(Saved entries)
☆ ☆ ☆

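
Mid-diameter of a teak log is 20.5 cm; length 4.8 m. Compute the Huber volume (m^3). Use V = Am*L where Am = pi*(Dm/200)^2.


Huber: V = Am * L,  Am = pi*(Dm/200)^2
Am = pi*(20.5/200)^2 = 0.033006 m^2
V = 0.033006*4.8 = 0.1584 m^3

0.1584


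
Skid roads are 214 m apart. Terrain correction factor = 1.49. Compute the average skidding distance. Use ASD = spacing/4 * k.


Formula: ASD = (spacing / 4) * correction
Uncorrected distance = spacing / 4 = 214 / 4 = 53.5 m
ASD = 53.5 * 1.49 = 80 m

80


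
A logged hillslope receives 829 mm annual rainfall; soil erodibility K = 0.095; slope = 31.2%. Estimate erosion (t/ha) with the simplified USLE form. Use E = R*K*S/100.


Formula: E = R * K * S / 100  (simplified USLE)
R * K = 829 * 0.095 = 78.755
E = 78.755 * 31.2 / 100 = 24.57 t/ha

24.57


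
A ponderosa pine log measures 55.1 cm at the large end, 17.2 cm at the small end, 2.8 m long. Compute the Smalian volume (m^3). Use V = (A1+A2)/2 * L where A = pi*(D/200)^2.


Smalian: V = (A1 + A2)/2 * L,  A = pi*(D/200)^2
A1 = pi*(55.1/200)^2 = 0.238448 m^2
A2 = pi*(17.2/200)^2 = 0.023235 m^2
V = (0.238448+0.023235)/2*2.8 = 0.3664 m^3

0.3664


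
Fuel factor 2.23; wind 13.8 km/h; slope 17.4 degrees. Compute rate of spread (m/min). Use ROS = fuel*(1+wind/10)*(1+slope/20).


Formula: ROS = fuel * (1 + wind/10) * (1 + slope/20)
Wind factor = 1 + 13.8/10 = 2.38
Slope factor = 1 + 17.4/20 = 1.87
ROS = 2.23 * 2.38 * 1.87 = 9.92 m/min

9.92


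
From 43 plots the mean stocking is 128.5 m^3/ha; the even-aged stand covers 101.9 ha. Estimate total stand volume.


Formula: Total Volume = Mean Volume per ha * Total Area
Total Volume = 128.5 m^3/ha * 101.9 ha
Total Volume = 13094 m^3

13094


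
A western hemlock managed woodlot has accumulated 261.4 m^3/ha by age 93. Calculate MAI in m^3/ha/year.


Formula: MAI = Total Volume / Stand Age
MAI = 261.4 m^3/ha / 93 years
MAI = 2.81 m^3/ha/year

2.81


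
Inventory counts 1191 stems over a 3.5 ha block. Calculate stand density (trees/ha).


Formula: Stand Density = N_trees / Area_ha
Density = 1191 trees / 3.5 ha
Density = 340 trees/ha

340


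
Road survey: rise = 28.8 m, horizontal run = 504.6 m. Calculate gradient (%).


Formula: Gradient = rise / run * 100
Gradient = 28.8 / 504.6 * 100 = 5.7%

5.7


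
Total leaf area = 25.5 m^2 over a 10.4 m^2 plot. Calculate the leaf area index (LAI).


Formula: LAI = total leaf area / ground area  (dimensionless)
LAI = 25.5 m^2 / 10.4 m^2
LAI = 2.45

2.45


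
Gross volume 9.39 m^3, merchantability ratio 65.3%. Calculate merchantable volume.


Formula: MV = V_total * (merchantable_pct / 100)
Merchantable fraction = 65.3% / 100 = 0.653
MV = 9.39 m^3 * 0.653 = 6.132 m^3

6.132


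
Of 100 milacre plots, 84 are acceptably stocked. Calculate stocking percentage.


Formula: Stocking % = stocked plots / total plots * 100
Stocking = 84 / 100 * 100
Stocking = 0.84 * 100 = 84.0%

84.0


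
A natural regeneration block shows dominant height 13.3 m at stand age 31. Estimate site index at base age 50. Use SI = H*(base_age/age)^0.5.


Formula: SI = H_dom * (base_age / age)^0.5
Age ratio = 50 / 31 = 1.6129
sqrt(age_ratio) = 1.27
SI = 13.3 * 1.27 = 16.9 m

16.9


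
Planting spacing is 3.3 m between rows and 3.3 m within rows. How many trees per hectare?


Formula: TPH = 10000 m^2/ha / (spacing_x * spacing_y)
Area per tree = 3.3 m * 3.3 m = 10.89 m^2
TPH = 10000 / 10.89 = 918 trees/ha

918


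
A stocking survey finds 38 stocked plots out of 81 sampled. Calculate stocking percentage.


Formula: Stocking % = stocked plots / total plots * 100
Stocking = 38 / 81 * 100
Stocking = 0.4691 * 100 = 46.9%

46.9


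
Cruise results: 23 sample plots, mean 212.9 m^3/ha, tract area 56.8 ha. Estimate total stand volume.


Formula: Total Volume = Mean Volume per ha * Total Area
Total Volume = 212.9 m^3/ha * 56.8 ha
Total Volume = 12093 m^3

12093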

☆ ☆ ☆

→ **Exercise brief**
Extract the complete set of records unchanged.

→ **Result of this exercise**
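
Mid-diameter of a teak log is 20.5 cm; length 4.8 m. Compute the Huber volume (m^3). Use V = Am*L where Am = pi*(Dm/200)^2.


Huber: V = Am * L,  Am = pi*(Dm/200)^2
Am = pi*(20.5/200)^2 = 0.033006 m^2
V = 0.033006*4.8 = 0.1584 m^3

0.1584


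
Skid roads are 214 m apart. Terrain correction factor = 1.49. Compute the average skidding distance. Use ASD = spacing/4 * k.


Formula: ASD = (spacing / 4) * correction
Uncorrected distance = spacing / 4 = 214 / 4 = 53.5 m
ASD = 53.5 * 1.49 = 80 m

80


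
A logged hillslope receives 829 mm annual rainfall; soil erodibility K = 0.095; slope = 31.2%. Estimate erosion (t/ha) with the simplified USLE form. Use E = R*K*S/100.


Formula: E = R * K * S / 100  (simplified USLE)
R * K = 829 * 0.095 = 78.755
E = 78.755 * 31.2 / 100 = 24.57 t/ha

24.57


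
A ponderosa pine log measures 55.1 cm at the large end, 17.2 cm at the small end, 2.8 m long. Compute the Smalian volume (m^3). Use V = (A1+A2)/2 * L where A = pi*(D/200)^2.


Smalian: V = (A1 + A2)/2 * L,  A = pi*(D/200)^2
A1 = pi*(55.1/200)^2 = 0.238448 m^2
A2 = pi*(17.2/200)^2 = 0.023235 m^2
V = (0.238448+0.023235)/2*2.8 = 0.3664 m^3

0.3664


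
Fuel factor 2.23; wind 13.8 km/h; slope 17.4 degrees. Compute rate of spread (m/min). Use ROS = fuel*(1+wind/10)*(1+slope/20).


Formula: ROS = fuel * (1 + wind/10) * (1 + slope/20)
Wind factor = 1 + 13.8/10 = 2.38
Slope factor = 1 + 17.4/20 = 1.87
ROS = 2.23 * 2.38 * 1.87 = 9.92 m/min

9.92


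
From 43 plots the mean stocking is 128.5 m^3/ha; the even-aged stand covers 101.9 ha. Estimate total stand volume.


Formula: Total Volume = Mean Volume per ha * Total Area
Total Volume = 128.5 m^3/ha * 101.9 ha
Total Volume = 13094 m^3

13094


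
A western hemlock managed woodlot has accumulated 261.4 m^3/ha by age 93. Calculate MAI in m^3/ha/year.


Formula: MAI = Total Volume / Stand Age
MAI = 261.4 m^3/ha / 93 years
MAI = 2.81 m^3/ha/year

2.81


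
Inventory counts 1191 stems over a 3.5 ha block. Calculate stand density (trees/ha).


Formula: Stand Density = N_trees / Area_ha
Density = 1191 trees / 3.5 ha
Density = 340 trees/ha

340


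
Road survey: rise = 28.8 m, horizontal run = 504.6 m. Calculate gradient (%).


Formula: Gradient = rise / run * 100
Gradient = 28.8 / 504.6 * 100 = 5.7%

5.7


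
Total leaf area = 25.5 m^2 over a 10.4 m^2 plot. Calculate the leaf area index (LAI).


Formula: LAI = total leaf area / ground area  (dimensionless)
LAI = 25.5 m^2 / 10.4 m^2
LAI = 2.45

2.45


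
Gross volume 9.39 m^3, merchantability ratio 65.3%. Calculate merchantable volume.


Formula: MV = V_total * (merchantable_pct / 100)
Merchantable fraction = 65.3% / 100 = 0.653
MV = 9.39 m^3 * 0.653 = 6.132 m^3

6.132


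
Of 100 milacre plots, 84 are acceptably stocked. Calculate stocking percentage.


Formula: Stocking % = stocked plots / total plots * 100
Stocking = 84 / 100 * 100
Stocking = 0.84 * 100 = 84.0%

84.0


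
A natural regeneration block shows dominant height 13.3 m at stand age 31. Estimate site index at base age 50. Use SI = H*(base_age/age)^0.5.


Formula: SI = H_dom * (base_age / age)^0.5
Age ratio = 50 / 31 = 1.6129
sqrt(age_ratio) = 1.27
SI = 13.3 * 1.27 = 16.9 m

16.9


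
Planting spacing is 3.3 m between rows and 3.3 m within rows. How many trees per hectare?


Formula: TPH = 10000 m^2/ha / (spacing_x * spacing_y)
Area per tree = 3.3 m * 3.3 m = 10.89 m^2
TPH = 10000 / 10.89 = 918 trees/ha

918


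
A stocking survey finds 38 stocked plots out of 81 sampled. Calculate stocking percentage.


Formula: Stocking % = stocked plots / total plots * 100
Stocking = 38 / 81 * 100
Stocking = 0.4691 * 100 = 46.9%

46.9


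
Cruise results: 23 sample plots, mean 212.9 m^3/ha, tract area 56.8 ha. Estimate total stand volume.


Formula: Total Volume = Mean Volume per ha * Total Area
Total Volume = 212.9 m^3/ha * 56.8 ha
Total Volume = 12093 m^3

12093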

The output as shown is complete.